### Exercise instructions
Copy the records that follow exactly, leaving nothing out.

### Records to use

|---|

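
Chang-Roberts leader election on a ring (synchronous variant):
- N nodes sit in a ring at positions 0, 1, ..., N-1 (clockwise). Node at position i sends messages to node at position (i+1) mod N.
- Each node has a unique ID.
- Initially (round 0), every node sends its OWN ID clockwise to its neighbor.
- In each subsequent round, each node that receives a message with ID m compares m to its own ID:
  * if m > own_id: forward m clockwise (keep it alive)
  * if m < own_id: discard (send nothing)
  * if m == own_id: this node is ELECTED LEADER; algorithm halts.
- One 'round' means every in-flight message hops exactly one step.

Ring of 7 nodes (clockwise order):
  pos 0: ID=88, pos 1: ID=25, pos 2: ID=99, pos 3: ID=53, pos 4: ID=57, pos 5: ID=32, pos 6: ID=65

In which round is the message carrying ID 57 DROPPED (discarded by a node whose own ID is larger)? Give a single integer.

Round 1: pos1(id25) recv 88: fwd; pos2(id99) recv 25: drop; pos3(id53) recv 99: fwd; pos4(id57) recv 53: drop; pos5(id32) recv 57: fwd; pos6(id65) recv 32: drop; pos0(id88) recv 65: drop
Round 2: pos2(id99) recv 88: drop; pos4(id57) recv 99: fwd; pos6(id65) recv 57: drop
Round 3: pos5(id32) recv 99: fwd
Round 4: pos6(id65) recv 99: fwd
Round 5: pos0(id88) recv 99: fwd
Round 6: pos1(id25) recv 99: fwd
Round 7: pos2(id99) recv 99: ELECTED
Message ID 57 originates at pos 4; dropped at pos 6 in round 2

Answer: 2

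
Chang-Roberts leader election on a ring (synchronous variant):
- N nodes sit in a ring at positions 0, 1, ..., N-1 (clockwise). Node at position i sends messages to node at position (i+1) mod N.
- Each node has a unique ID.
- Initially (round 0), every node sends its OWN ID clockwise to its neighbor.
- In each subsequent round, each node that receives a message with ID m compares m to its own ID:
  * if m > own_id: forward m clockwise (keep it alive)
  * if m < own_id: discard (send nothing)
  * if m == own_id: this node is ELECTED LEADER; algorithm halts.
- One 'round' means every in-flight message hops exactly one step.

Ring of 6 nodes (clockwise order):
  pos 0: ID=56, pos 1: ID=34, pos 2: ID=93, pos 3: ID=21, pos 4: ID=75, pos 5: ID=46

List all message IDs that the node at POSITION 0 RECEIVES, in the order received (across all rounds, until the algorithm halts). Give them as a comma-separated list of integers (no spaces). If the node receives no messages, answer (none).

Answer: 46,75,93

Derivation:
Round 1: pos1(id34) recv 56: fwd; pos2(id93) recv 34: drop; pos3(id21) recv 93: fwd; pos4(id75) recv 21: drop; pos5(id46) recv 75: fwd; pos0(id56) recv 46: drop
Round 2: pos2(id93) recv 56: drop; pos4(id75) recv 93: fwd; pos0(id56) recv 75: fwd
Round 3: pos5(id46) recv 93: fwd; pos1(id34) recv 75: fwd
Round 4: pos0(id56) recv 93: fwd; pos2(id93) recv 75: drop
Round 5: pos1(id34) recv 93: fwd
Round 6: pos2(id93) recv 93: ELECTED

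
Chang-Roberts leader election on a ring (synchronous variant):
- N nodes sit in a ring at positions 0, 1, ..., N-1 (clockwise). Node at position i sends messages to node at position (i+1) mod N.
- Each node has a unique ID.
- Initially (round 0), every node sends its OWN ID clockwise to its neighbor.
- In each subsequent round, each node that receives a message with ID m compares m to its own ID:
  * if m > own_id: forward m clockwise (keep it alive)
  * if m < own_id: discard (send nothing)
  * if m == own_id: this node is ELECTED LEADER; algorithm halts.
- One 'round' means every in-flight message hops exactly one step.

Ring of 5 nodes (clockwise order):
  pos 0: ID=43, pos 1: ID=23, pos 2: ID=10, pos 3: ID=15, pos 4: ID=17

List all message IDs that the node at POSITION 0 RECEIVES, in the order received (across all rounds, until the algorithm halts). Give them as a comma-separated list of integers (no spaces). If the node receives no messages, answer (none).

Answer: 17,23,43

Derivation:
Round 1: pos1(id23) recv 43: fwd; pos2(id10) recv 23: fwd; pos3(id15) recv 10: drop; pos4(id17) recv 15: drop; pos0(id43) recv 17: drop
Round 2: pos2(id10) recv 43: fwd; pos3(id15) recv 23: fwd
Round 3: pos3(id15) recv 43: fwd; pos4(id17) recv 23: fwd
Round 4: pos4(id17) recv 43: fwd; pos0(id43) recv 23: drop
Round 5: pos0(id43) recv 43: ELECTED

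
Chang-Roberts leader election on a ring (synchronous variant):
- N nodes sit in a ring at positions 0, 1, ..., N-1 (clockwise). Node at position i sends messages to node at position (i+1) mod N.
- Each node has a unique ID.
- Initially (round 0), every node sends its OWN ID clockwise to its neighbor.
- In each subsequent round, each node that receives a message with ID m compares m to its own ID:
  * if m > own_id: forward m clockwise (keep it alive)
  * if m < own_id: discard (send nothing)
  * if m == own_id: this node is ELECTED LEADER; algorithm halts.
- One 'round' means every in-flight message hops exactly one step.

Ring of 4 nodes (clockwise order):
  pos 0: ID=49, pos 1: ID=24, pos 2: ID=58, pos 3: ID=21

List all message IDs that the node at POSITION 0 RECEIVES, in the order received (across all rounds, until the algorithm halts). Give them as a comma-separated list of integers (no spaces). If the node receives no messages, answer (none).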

|---|

### Exercise output
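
Chang-Roberts leader election on a ring (synchronous variant):
- N nodes sit in a ring at positions 0, 1, ..., N-1 (clockwise). Node at position i sends messages to node at position (i+1) mod N.
- Each node has a unique ID.
- Initially (round 0), every node sends its OWN ID clockwise to its neighbor.
- In each subsequent round, each node that receives a message with ID m compares m to its own ID:
  * if m > own_id: forward m clockwise (keep it alive)
  * if m < own_id: discard (send nothing)
  * if m == own_id: this node is ELECTED LEADER; algorithm halts.
- One 'round' means every in-flight message hops exactly one step.

Ring of 7 nodes (clockwise order):
  pos 0: ID=88, pos 1: ID=25, pos 2: ID=99, pos 3: ID=53, pos 4: ID=57, pos 5: ID=32, pos 6: ID=65

In which round is the message carrying ID 57 DROPPED (discarded by a node whose own ID is larger)? Give a single integer.

Round 1: pos1(id25) recv 88: fwd; pos2(id99) recv 25: drop; pos3(id53) recv 99: fwd; pos4(id57) recv 53: drop; pos5(id32) recv 57: fwd; pos6(id65) recv 32: drop; pos0(id88) recv 65: drop
Round 2: pos2(id99) recv 88: drop; pos4(id57) recv 99: fwd; pos6(id65) recv 57: drop
Round 3: pos5(id32) recv 99: fwd
Round 4: pos6(id65) recv 99: fwd
Round 5: pos0(id88) recv 99: fwd
Round 6: pos1(id25) recv 99: fwd
Round 7: pos2(id99) recv 99: ELECTED
Message ID 57 originates at pos 4; dropped at pos 6 in round 2

Answer: 2

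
Chang-Roberts leader election on a ring (synchronous variant):
- N nodes sit in a ring at positions 0, 1, ..., N-1 (clockwise). Node at position i sends messages to node at position (i+1) mod N.
- Each node has a unique ID.
- Initially (round 0), every node sends its OWN ID clockwise to its neighbor.
- In each subsequent round, each node that receives a message with ID m compares m to its own ID:
  * if m > own_id: forward m clockwise (keep it alive)
  * if m < own_id: discard (send nothing)
  * if m == own_id: this node is ELECTED LEADER; algorithm halts.
- One 'round' means every in-flight message hops exactly one step.

Ring of 6 nodes (clockwise order):
  pos 0: ID=56, pos 1: ID=34, pos 2: ID=93, pos 3: ID=21, pos 4: ID=75, pos 5: ID=46

List all message IDs that the node at POSITION 0 RECEIVES, in the order received (across all rounds, until the algorithm halts). Give them as a comma-separated list of integers (no spaces). If the node receives no messages, answer (none).

Answer: 46,75,93

Derivation:
Round 1: pos1(id34) recv 56: fwd; pos2(id93) recv 34: drop; pos3(id21) recv 93: fwd; pos4(id75) recv 21: drop; pos5(id46) recv 75: fwd; pos0(id56) recv 46: drop
Round 2: pos2(id93) recv 56: drop; pos4(id75) recv 93: fwd; pos0(id56) recv 75: fwd
Round 3: pos5(id46) recv 93: fwd; pos1(id34) recv 75: fwd
Round 4: pos0(id56) recv 93: fwd; pos2(id93) recv 75: drop
Round 5: pos1(id34) recv 93: fwd
Round 6: pos2(id93) recv 93: ELECTED

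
Chang-Roberts leader election on a ring (synchronous variant):
- N nodes sit in a ring at positions 0, 1, ..., N-1 (clockwise). Node at position i sends messages to node at position (i+1) mod N.
- Each node has a unique ID.
- Initially (round 0), every node sends its OWN ID clockwise to its neighbor.
- In each subsequent round, each node that receives a message with ID m compares m to its own ID:
  * if m > own_id: forward m clockwise (keep it alive)
  * if m < own_id: discard (send nothing)
  * if m == own_id: this node is ELECTED LEADER; algorithm halts.
- One 'round' means every in-flight message hops exactly one step.

Ring of 5 nodes (clockwise order):
  pos 0: ID=43, pos 1: ID=23, pos 2: ID=10, pos 3: ID=15, pos 4: ID=17

List all message IDs that the node at POSITION 0 RECEIVES, in the order received (across all rounds, until the algorithm halts). Give them as a comma-separated list of integers (no spaces). If the node receives no messages, answer (none).

Answer: 17,23,43

Derivation:
Round 1: pos1(id23) recv 43: fwd; pos2(id10) recv 23: fwd; pos3(id15) recv 10: drop; pos4(id17) recv 15: drop; pos0(id43) recv 17: drop
Round 2: pos2(id10) recv 43: fwd; pos3(id15) recv 23: fwd
Round 3: pos3(id15) recv 43: fwd; pos4(id17) recv 23: fwd
Round 4: pos4(id17) recv 43: fwd; pos0(id43) recv 23: drop
Round 5: pos0(id43) recv 43: ELECTED

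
Chang-Roberts leader election on a ring (synchronous variant):
- N nodes sit in a ring at positions 0, 1, ..., N-1 (clockwise). Node at position i sends messages to node at position (i+1) mod N.
- Each node has a unique ID.
- Initially (round 0), every node sends its OWN ID clockwise to its neighbor.
- In each subsequent round, each node that receives a message with ID m compares m to its own ID:
  * if m > own_id: forward m clockwise (keep it alive)
  * if m < own_id: discard (send nothing)
  * if m == own_id: this node is ELECTED LEADER; algorithm halts.
- One 'round' means every in-flight message hops exactly one step.

Ring of 4 nodes (clockwise order):
  pos 0: ID=49, pos 1: ID=24, pos 2: ID=58, pos 3: ID=21

List all message IDs that the node at POSITION 0 RECEIVES, in the order received (across all rounds, until the algorithm halts). Give them as a comma-separated list of integers (no spaces). If the node receives no messages, answer (none).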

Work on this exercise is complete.